REQUIRED ACTION -
Each record is to be printed again precisely as it reads.

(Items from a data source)
------------------------------

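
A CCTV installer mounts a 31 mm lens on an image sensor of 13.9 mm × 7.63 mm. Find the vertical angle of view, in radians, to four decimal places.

Angle of view α = 2·arctan(h/2f) with h = 7.63 mm and f = 31 mm.
h/2f = 0.12306; arctan(0.12306) ≈ 0.1224 rad, so α ≈ 0.2449 rad.

0.2449 rad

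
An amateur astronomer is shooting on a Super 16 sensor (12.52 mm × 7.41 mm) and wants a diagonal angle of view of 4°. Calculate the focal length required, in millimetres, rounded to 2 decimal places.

208.31 mm

Sensor diagonal = √(12.52² + 7.41²) = √211.6585 ≈ 14.5485 mm.
From α = 2·arctan(d/2f) we get f = d / (2·tan(α/2)).
With d = 14.5485 mm and α/2 = 2°, tan(α/2) ≈ 0.03492, so f ≈ 14.5485 / 0.06984 ≈ 208.3071 mm.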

------------------------------

WRITTEN RESPONSE -
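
A CCTV installer mounts a 31 mm lens on an image sensor of 13.9 mm × 7.63 mm. Find the vertical angle of view, in radians, to four decimal places.

Angle of view α = 2·arctan(h/2f) with h = 7.63 mm and f = 31 mm.
h/2f = 0.12306; arctan(0.12306) ≈ 0.1224 rad, so α ≈ 0.2449 rad.

0.2449 rad

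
An amateur astronomer is shooting on a Super 16 sensor (12.52 mm × 7.41 mm) and wants a diagonal angle of view of 4°. Calculate the focal length required, in millimetres, rounded to 2 decimal places.

208.31 mm

Sensor diagonal = √(12.52² + 7.41²) = √211.6585 ≈ 14.5485 mm.
From α = 2·arctan(d/2f) we get f = d / (2·tan(α/2)).
With d = 14.5485 mm and α/2 = 2°, tan(α/2) ≈ 0.03492, so f ≈ 14.5485 / 0.06984 ≈ 208.3071 mm.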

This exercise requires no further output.